# Exercise aim:
Restate word for word the lines of the entries below, starting with the line that holds "Let K = ((-5)²*(-1))*6, 4" and ending with the line that holds "Answer: -798", and no others.

- Opening Delimiter -

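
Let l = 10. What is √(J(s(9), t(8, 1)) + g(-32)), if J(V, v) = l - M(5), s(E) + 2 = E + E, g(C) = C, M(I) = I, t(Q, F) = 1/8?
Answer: 3*I*√3 ≈ 5.1962*I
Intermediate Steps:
t(Q, F) = ⅛
s(E) = -2 + 2*E (s(E) = -2 + (E + E) = -2 + 2*E)
J(V, v) = 5 (J(V, v) = 10 - 1*5 = 10 - 5 = 5)
√(J(s(9), t(8, 1)) + g(-32)) = √(5 - 32) = √(-27) = 3*I*√3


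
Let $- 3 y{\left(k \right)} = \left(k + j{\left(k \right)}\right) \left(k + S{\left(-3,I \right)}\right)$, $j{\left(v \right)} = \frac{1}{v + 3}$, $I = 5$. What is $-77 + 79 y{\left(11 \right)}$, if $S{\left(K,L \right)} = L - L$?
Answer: $- \frac{137929}{42} \approx -3284.0$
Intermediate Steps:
$S{\left(K,L \right)} = 0$
$j{\left(v \right)} = \frac{1}{3 + v}$
$y{\left(k \right)} = - \frac{k \left(k + \frac{1}{3 + k}\right)}{3}$ ($y{\left(k \right)} = - \frac{\left(k + \frac{1}{3 + k}\right) \left(k + 0\right)}{3} = - \frac{\left(k + \frac{1}{3 + k}\right) k}{3} = - \frac{k \left(k + \frac{1}{3 + k}\right)}{3}$)
$-77 + 79 y{\left(11 \right)} = -77 + 79 \cdot \frac{1}{3} \cdot 11 \frac{1}{3 + 11} \left(-1 + 11 \left(-3 - 11\right)\right) = -77 + 79 \cdot \frac{1}{3} \cdot 11 \cdot \frac{1}{14} \left(-1 + 11 \left(-3 - 11\right)\right) = -77 + 79 \cdot \frac{1}{3} \cdot 11 \cdot \frac{1}{14} \left(-1 + 11 \left(-14\right)\right) = -77 + 79 \cdot \frac{1}{3} \cdot 11 \cdot \frac{1}{14} \left(-1 - 154\right) = -77 + 79 \cdot \frac{1}{3} \cdot 11 \cdot \frac{1}{14} \left(-155\right) = -77 + 79 \left(- \frac{1705}{42}\right) = -77 - \frac{134695}{42} = - \frac{137929}{42}$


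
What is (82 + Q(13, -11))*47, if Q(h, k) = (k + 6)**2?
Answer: 5029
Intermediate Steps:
Q(h, k) = (6 + k)**2
(82 + Q(13, -11))*47 = (82 + (6 - 11)**2)*47 = (82 + (-5)**2)*47 = (82 + 25)*47 = 107*47 = 5029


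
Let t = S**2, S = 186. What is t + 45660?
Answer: 80256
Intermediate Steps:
t = 34596 (t = 186**2 = 34596)
t + 45660 = 34596 + 45660 = 80256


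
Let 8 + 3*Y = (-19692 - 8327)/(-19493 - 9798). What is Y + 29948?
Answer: 2631414295/87873 ≈ 29946.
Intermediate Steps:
Y = -206309/87873 (Y = -8/3 + ((-19692 - 8327)/(-19493 - 9798))/3 = -8/3 + (-28019/(-29291))/3 = -8/3 + (-28019*(-1/29291))/3 = -8/3 + (⅓)*(28019/29291) = -8/3 + 28019/87873 = -206309/87873 ≈ -2.3478)
Y + 29948 = -206309/87873 + 29948 = 2631414295/87873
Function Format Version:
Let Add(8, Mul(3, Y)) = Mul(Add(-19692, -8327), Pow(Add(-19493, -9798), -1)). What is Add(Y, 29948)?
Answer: Rational(2631414295, 87873) ≈ 29946.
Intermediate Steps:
Y = Rational(-206309, 87873) (Y = Add(Rational(-8, 3), Mul(Rational(1, 3), Mul(Add(-19692, -8327), Pow(Add(-19493, -9798), -1)))) = Add(Rational(-8, 3), Mul(Rational(1, 3), Mul(-28019, Pow(-29291, -1)))) = Add(Rational(-8, 3), Mul(Rational(1, 3), Mul(-28019, Rational(-1, 29291)))) = Add(Rational(-8, 3), Mul(Rational(1, 3), Rational(28019, 29291))) = Add(Rational(-8, 3), Rational(28019, 87873)) = Rational(-206309, 87873) ≈ -2.3478)
Add(Y, 29948) = Add(Rational(-206309, 87873), 29948) = Rational(2631414295, 87873)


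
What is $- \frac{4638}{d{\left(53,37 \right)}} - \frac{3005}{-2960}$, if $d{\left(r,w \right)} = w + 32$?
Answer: $- \frac{901409}{13616} \approx -66.202$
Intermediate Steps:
$d{\left(r,w \right)} = 32 + w$
$- \frac{4638}{d{\left(53,37 \right)}} - \frac{3005}{-2960} = - \frac{4638}{32 + 37} - \frac{3005}{-2960} = - \frac{4638}{69} - - \frac{601}{592} = \left(-4638\right) \frac{1}{69} + \frac{601}{592} = - \frac{1546}{23} + \frac{601}{592} = - \frac{901409}{13616}$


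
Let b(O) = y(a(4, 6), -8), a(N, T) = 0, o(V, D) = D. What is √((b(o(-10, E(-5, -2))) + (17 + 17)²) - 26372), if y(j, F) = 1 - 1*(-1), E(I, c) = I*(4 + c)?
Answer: I*√25214 ≈ 158.79*I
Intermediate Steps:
y(j, F) = 2 (y(j, F) = 1 + 1 = 2)
b(O) = 2
√((b(o(-10, E(-5, -2))) + (17 + 17)²) - 26372) = √((2 + (17 + 17)²) - 26372) = √((2 + 34²) - 26372) = √((2 + 1156) - 26372) = √(1158 - 26372) = √(-25214) = I*√25214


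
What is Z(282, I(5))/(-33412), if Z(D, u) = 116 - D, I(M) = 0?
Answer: 83/16706 ≈ 0.0049683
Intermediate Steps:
Z(282, I(5))/(-33412) = (116 - 1*282)/(-33412) = (116 - 282)*(-1/33412) = -166*(-1/33412) = 83/16706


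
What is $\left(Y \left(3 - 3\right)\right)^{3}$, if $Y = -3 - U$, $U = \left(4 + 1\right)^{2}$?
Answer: $0$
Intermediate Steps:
$U = 25$ ($U = 5^{2} = 25$)
$Y = -28$ ($Y = -3 - 25 = -28$)
$\left(Y \left(3 - 3\right)\right)^{3} = \left(- 28 \left(3 - 3\right)\right)^{3} = \left(\left(-28\right) 0\right)^{3} = 0^{3} = 0$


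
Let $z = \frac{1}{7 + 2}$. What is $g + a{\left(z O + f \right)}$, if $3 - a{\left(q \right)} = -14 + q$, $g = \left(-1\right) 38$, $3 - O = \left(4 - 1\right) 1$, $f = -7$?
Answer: $-14$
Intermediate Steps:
$z = \frac{1}{9} \approx 0.11111$
$O = 0$ ($O = 3 - \left(4 - 1\right) 1 = 3 - 3 \cdot 1 = 3 - 3 = 0$)
$g = -38$
$a{\left(q \right)} = 17 - q$ ($a{\left(q \right)} = 3 - \left(-14 + q\right) = 17 - q$)
$g + a{\left(z O + f \right)} = -38 + \left(17 - \left(\frac{1}{9} \cdot 0 - 7\right)\right) = -38 + \left(17 - \left(0 - 7\right)\right) = -38 + \left(17 - -7\right) = -38 + \left(17 + 7\right) = -38 + 24 = -14$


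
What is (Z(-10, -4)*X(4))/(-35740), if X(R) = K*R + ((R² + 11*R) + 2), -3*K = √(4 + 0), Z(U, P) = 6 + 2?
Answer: -356/26805 ≈ -0.013281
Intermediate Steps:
Z(U, P) = 8
K = -⅔ (K = -√(4 + 0)/3 = -√4/3 = -⅓*2 = -⅔ ≈ -0.66667)
X(R) = 2 + R² + 31*R/3 (X(R) = -2*R/3 + ((R² + 11*R) + 2) = -2*R/3 + (2 + R² + 11*R) = 2 + R² + 31*R/3)
(Z(-10, -4)*X(4))/(-35740) = (8*(2 + 4² + (31/3)*4))/(-35740) = (8*(2 + 16 + 124/3))*(-1/35740) = (8*(178/3))*(-1/35740) = (1424/3)*(-1/35740) = -356/26805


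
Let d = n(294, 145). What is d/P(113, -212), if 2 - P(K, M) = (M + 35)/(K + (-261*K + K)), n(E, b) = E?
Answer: 8604498/58357 ≈ 147.45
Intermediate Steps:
P(K, M) = 2 + (35 + M)/(259*K) (P(K, M) = 2 - (M + 35)/(K + (-261*K + K)) = 2 - (35 + M)/(K - 260*K) = 2 - (35 + M)/((-259*K)) = 2 - (35 + M)*(-1/(259*K)) = 2 - (-1)*(35 + M)/(259*K) = 2 + (35 + M)/(259*K))
d = 294
d/P(113, -212) = 294/(((1/259)*(35 - 212 + 518*113)/113)) = 294/(((1/259)*(1/113)*(35 - 212 + 58534))) = 294/(((1/259)*(1/113)*58357)) = 294/(58357/29267) = 294*(29267/58357) = 8604498/58357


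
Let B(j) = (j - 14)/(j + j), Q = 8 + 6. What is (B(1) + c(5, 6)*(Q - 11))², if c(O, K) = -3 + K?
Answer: 25/4 ≈ 6.2500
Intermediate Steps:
Q = 14
B(j) = (-14 + j)/(2*j) (B(j) = (-14 + j)/((2*j)) = (-14 + j)*(1/(2*j)) = (-14 + j)/(2*j))
(B(1) + c(5, 6)*(Q - 11))² = ((½)*(-14 + 1)/1 + (-3 + 6)*(14 - 11))² = ((½)*1*(-13) + 3*3)² = (-13/2 + 9)² = (5/2)² = 25/4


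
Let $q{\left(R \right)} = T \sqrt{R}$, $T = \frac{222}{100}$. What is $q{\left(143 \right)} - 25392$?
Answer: $-25392 + \frac{111 \sqrt{143}}{50} \approx -25365.0$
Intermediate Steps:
$T = \frac{111}{50}$ ($T = 222 \cdot \frac{1}{100} = \frac{111}{50} \approx 2.22$)
$q{\left(R \right)} = \frac{111 \sqrt{R}}{50}$
$q{\left(143 \right)} - 25392 = \frac{111 \sqrt{143}}{50} - 25392 = -25392 + \frac{111 \sqrt{143}}{50}$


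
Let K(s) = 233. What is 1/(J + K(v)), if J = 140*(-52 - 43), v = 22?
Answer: -1/13067 ≈ -7.6529e-5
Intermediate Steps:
J = -13300 (J = 140*(-95) = -13300)
1/(J + K(v)) = 1/(-13300 + 233) = 1/(-13067) = -1/13067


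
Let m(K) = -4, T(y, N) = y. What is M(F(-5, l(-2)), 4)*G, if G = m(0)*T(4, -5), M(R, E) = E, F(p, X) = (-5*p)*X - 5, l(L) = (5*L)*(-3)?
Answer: -64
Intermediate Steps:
l(L) = -15*L
F(p, X) = -5 - 5*X*p (F(p, X) = -5*X*p - 5 = -5 - 5*X*p)
G = -16 (G = -4*4 = -16)
M(F(-5, l(-2)), 4)*G = 4*(-16) = -64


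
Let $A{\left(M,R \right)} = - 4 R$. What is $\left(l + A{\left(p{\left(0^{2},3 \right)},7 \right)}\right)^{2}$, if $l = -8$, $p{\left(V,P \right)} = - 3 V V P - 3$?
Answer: $1296$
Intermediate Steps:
$p{\left(V,P \right)} = -3 - 3 P V^{2}$ ($p{\left(V,P \right)} = - 3 V^{2} P - 3 = - 3 P V^{2} - 3 = -3 - 3 P V^{2}$)
$\left(l + A{\left(p{\left(0^{2},3 \right)},7 \right)}\right)^{2} = \left(-8 - 28\right)^{2} = \left(-36\right)^{2} = 1296$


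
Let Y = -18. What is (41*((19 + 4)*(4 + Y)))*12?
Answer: -158424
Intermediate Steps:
(41*((19 + 4)*(4 + Y)))*12 = (41*((19 + 4)*(4 - 18)))*12 = (41*(23*(-14)))*12 = (41*(-322))*12 = -13202*12 = -158424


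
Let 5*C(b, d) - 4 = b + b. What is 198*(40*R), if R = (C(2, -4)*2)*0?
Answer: 0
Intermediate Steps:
C(b, d) = ⅘ + 2*b/5 (C(b, d) = ⅘ + (b + b)/5 = ⅘ + (2*b)/5 = ⅘ + 2*b/5)
R = 0 (R = ((⅘ + (⅖)*2)*2)*0 = ((⅘ + ⅘)*2)*0 = ((8/5)*2)*0 = (16/5)*0 = 0)
198*(40*R) = 198*(40*0) = 198*0 = 0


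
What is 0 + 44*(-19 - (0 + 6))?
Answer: -1100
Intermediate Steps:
0 + 44*(-19 - (0 + 6)) = 0 + 44*(-19 - 1*6) = 0 + 44*(-19 - 6) = 0 + 44*(-25) = 0 - 1100 = -1100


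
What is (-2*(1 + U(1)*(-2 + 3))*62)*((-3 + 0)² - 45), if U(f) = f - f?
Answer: 4464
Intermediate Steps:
U(f) = 0
(-2*(1 + U(1)*(-2 + 3))*62)*((-3 + 0)² - 45) = (-2*(1 + 0*(-2 + 3))*62)*((-3 + 0)² - 45) = (-2*(1 + 0*1)*62)*((-3)² - 45) = (-2*(1 + 0)*62)*(9 - 45) = (-2*1*62)*(-36) = -2*62*(-36) = -124*(-36) = 4464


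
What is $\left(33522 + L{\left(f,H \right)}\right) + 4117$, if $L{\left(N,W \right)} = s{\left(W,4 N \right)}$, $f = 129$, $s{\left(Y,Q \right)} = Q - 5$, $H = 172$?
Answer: $38150$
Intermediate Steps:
$s{\left(Y,Q \right)} = -5 + Q$ ($s{\left(Y,Q \right)} = Q - 5 = -5 + Q$)
$L{\left(N,W \right)} = -5 + 4 N$
$\left(33522 + L{\left(f,H \right)}\right) + 4117 = \left(33522 + \left(-5 + 4 \cdot 129\right)\right) + 4117 = \left(33522 + \left(-5 + 516\right)\right) + 4117 = \left(33522 + 511\right) + 4117 = 34033 + 4117 = 38150$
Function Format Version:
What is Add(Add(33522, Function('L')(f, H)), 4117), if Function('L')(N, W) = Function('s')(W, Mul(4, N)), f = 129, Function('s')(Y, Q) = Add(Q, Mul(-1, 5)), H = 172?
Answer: 38150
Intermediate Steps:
Function('s')(Y, Q) = Add(-5, Q) (Function('s')(Y, Q) = Add(Q, -5) = Add(-5, Q))
Function('L')(N, W) = Add(-5, Mul(4, N))
Add(Add(33522, Function('L')(f, H)), 4117) = Add(Add(33522, Add(-5, Mul(4, 129))), 4117) = Add(Add(33522, Add(-5, 516)), 4117) = Add(Add(33522, 511), 4117) = Add(34033, 4117) = 38150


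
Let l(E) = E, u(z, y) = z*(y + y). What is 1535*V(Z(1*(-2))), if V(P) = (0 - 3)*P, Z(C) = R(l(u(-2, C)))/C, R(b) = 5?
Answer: 23025/2 ≈ 11513.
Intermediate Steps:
u(z, y) = 2*y*z (u(z, y) = z*(2*y) = 2*y*z)
Z(C) = 5/C
V(P) = -3*P
1535*V(Z(1*(-2))) = 1535*(-15/(1*(-2))) = 1535*(-15/(-2)) = 1535*(-15*(-1)/2) = 1535*(-3*(-5/2)) = 1535*(15/2) = 23025/2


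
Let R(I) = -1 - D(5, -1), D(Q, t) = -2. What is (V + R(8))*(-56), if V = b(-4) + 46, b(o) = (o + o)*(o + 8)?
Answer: -840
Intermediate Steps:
b(o) = 2*o*(8 + o) (b(o) = (2*o)*(8 + o) = 2*o*(8 + o))
R(I) = 1 (R(I) = -1 - 1*(-2) = -1 + 2 = 1)
V = 14 (V = 2*(-4)*(8 - 4) + 46 = 2*(-4)*4 + 46 = -32 + 46 = 14)
(V + R(8))*(-56) = (14 + 1)*(-56) = 15*(-56) = -840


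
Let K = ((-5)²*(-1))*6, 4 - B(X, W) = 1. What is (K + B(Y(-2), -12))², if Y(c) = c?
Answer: 21609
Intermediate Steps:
B(X, W) = 3 (B(X, W) = 4 - 1*1 = 4 - 1 = 3)
K = -150 (K = (25*(-1))*6 = -25*6 = -150)
(K + B(Y(-2), -12))² = (-150 + 3)² = (-147)² = 21609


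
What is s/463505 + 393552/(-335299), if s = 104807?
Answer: -147271637467/155412762995 ≈ -0.94762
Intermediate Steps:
s/463505 + 393552/(-335299) = 104807/463505 + 393552/(-335299) = 104807*(1/463505) + 393552*(-1/335299) = 104807/463505 - 393552/335299 = -147271637467/155412762995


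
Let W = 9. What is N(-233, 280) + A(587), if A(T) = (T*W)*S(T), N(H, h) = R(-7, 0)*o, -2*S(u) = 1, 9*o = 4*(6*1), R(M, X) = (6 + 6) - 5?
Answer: -15737/6 ≈ -2622.8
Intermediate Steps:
R(M, X) = 7 (R(M, X) = 12 - 5 = 7)
o = 8/3 (o = (4*(6*1))/9 = (4*6)/9 = (1/9)*24 = 8/3 ≈ 2.6667)
S(u) = -1/2 (S(u) = -1/2*1 = -1/2)
N(H, h) = 56/3 (N(H, h) = 7*(8/3) = 56/3)
A(T) = -9*T/2 (A(T) = (T*9)*(-1/2) = (9*T)*(-1/2) = -9*T/2)
N(-233, 280) + A(587) = 56/3 - 9/2*587 = 56/3 - 5283/2 = -15737/6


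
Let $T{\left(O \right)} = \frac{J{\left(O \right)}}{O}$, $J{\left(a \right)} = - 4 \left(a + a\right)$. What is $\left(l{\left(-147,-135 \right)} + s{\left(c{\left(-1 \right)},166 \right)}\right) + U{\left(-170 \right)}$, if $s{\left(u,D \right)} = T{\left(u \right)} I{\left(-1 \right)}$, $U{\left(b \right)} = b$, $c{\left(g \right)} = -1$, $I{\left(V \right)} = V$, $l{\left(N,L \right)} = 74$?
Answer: $-88$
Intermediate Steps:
$J{\left(a \right)} = - 8 a$ ($J{\left(a \right)} = - 4 \cdot 2 a = - 8 a$)
$T{\left(O \right)} = -8$ ($T{\left(O \right)} = \frac{\left(-8\right) O}{O} = -8$)
$s{\left(u,D \right)} = 8$ ($s{\left(u,D \right)} = \left(-8\right) \left(-1\right) = 8$)
$\left(l{\left(-147,-135 \right)} + s{\left(c{\left(-1 \right)},166 \right)}\right) + U{\left(-170 \right)} = \left(74 + 8\right) - 170 = 82 - 170 = -88$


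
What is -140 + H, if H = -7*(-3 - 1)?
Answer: -112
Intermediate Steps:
H = 28 (H = -7*(-4) = 28)
-140 + H = -140 + 28 = -112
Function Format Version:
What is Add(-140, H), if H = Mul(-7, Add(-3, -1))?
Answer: -112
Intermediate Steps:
H = 28 (H = Mul(-7, -4) = 28)
Add(-140, H) = Add(-140, 28) = -112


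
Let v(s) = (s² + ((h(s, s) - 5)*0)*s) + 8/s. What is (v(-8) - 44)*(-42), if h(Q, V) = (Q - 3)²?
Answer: -798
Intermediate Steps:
h(Q, V) = (-3 + Q)²
v(s) = s² + 8/s (v(s) = (s² + (((-3 + s)² - 5)*0)*s) + 8/s = (s² + ((-5 + (-3 + s)²)*0)*s) + 8/s = (s² + 0*s) + 8/s = (s² + 0) + 8/s = s² + 8/s)
(v(-8) - 44)*(-42) = ((8 + (-8)³)/(-8) - 44)*(-42) = (-(8 - 512)/8 - 44)*(-42) = (-⅛*(-504) - 44)*(-42) = (63 - 44)*(-42) = 19*(-42) = -798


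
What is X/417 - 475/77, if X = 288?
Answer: -58633/10703 ≈ -5.4782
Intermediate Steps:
X/417 - 475/77 = 288/417 - 475/77 = 288*(1/417) - 475*1/77 = 96/139 - 475/77 = -58633/10703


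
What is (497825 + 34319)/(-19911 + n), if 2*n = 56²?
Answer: -532144/18343 ≈ -29.011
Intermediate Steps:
n = 1568 (n = (½)*56² = (½)*3136 = 1568)
(497825 + 34319)/(-19911 + n) = (497825 + 34319)/(-19911 + 1568) = 532144/(-18343) = 532144*(-1/18343) = -532144/18343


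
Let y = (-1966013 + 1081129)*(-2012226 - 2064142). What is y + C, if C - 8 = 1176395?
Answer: 3607113997715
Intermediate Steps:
C = 1176403 (C = 8 + 1176395 = 1176403)
y = 3607112821312 (y = -884884*(-4076368) = 3607112821312)
y + C = 3607112821312 + 1176403 = 3607113997715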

- Closing Delimiter -

# Answer box:
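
Let K = ((-5)²*(-1))*6, 4 - B(X, W) = 1. What is (K + B(Y(-2), -12))², if Y(c) = c?
Answer: 21609
Intermediate Steps:
B(X, W) = 3 (B(X, W) = 4 - 1*1 = 4 - 1 = 3)
K = -150 (K = (25*(-1))*6 = -25*6 = -150)
(K + B(Y(-2), -12))² = (-150 + 3)² = (-147)² = 21609


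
What is s/463505 + 393552/(-335299), if s = 104807?
Answer: -147271637467/155412762995 ≈ -0.94762
Intermediate Steps:
s/463505 + 393552/(-335299) = 104807/463505 + 393552/(-335299) = 104807*(1/463505) + 393552*(-1/335299) = 104807/463505 - 393552/335299 = -147271637467/155412762995


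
Let W = 9. What is N(-233, 280) + A(587), if A(T) = (T*W)*S(T), N(H, h) = R(-7, 0)*o, -2*S(u) = 1, 9*o = 4*(6*1), R(M, X) = (6 + 6) - 5?
Answer: -15737/6 ≈ -2622.8
Intermediate Steps:
R(M, X) = 7 (R(M, X) = 12 - 5 = 7)
o = 8/3 (o = (4*(6*1))/9 = (4*6)/9 = (1/9)*24 = 8/3 ≈ 2.6667)
S(u) = -1/2 (S(u) = -1/2*1 = -1/2)
N(H, h) = 56/3 (N(H, h) = 7*(8/3) = 56/3)
A(T) = -9*T/2 (A(T) = (T*9)*(-1/2) = (9*T)*(-1/2) = -9*T/2)
N(-233, 280) + A(587) = 56/3 - 9/2*587 = 56/3 - 5283/2 = -15737/6


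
Let $T{\left(O \right)} = \frac{J{\left(O \right)}}{O}$, $J{\left(a \right)} = - 4 \left(a + a\right)$. What is $\left(l{\left(-147,-135 \right)} + s{\left(c{\left(-1 \right)},166 \right)}\right) + U{\left(-170 \right)}$, if $s{\left(u,D \right)} = T{\left(u \right)} I{\left(-1 \right)}$, $U{\left(b \right)} = b$, $c{\left(g \right)} = -1$, $I{\left(V \right)} = V$, $l{\left(N,L \right)} = 74$?
Answer: $-88$
Intermediate Steps:
$J{\left(a \right)} = - 8 a$ ($J{\left(a \right)} = - 4 \cdot 2 a = - 8 a$)
$T{\left(O \right)} = -8$ ($T{\left(O \right)} = \frac{\left(-8\right) O}{O} = -8$)
$s{\left(u,D \right)} = 8$ ($s{\left(u,D \right)} = \left(-8\right) \left(-1\right) = 8$)
$\left(l{\left(-147,-135 \right)} + s{\left(c{\left(-1 \right)},166 \right)}\right) + U{\left(-170 \right)} = \left(74 + 8\right) - 170 = 82 - 170 = -88$


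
What is -140 + H, if H = -7*(-3 - 1)?
Answer: -112
Intermediate Steps:
H = 28 (H = -7*(-4) = 28)
-140 + H = -140 + 28 = -112
Function Format Version:
What is Add(-140, H), if H = Mul(-7, Add(-3, -1))?
Answer: -112
Intermediate Steps:
H = 28 (H = Mul(-7, -4) = 28)
Add(-140, H) = Add(-140, 28) = -112


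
Let v(s) = (s² + ((h(s, s) - 5)*0)*s) + 8/s. What is (v(-8) - 44)*(-42), if h(Q, V) = (Q - 3)²?
Answer: -798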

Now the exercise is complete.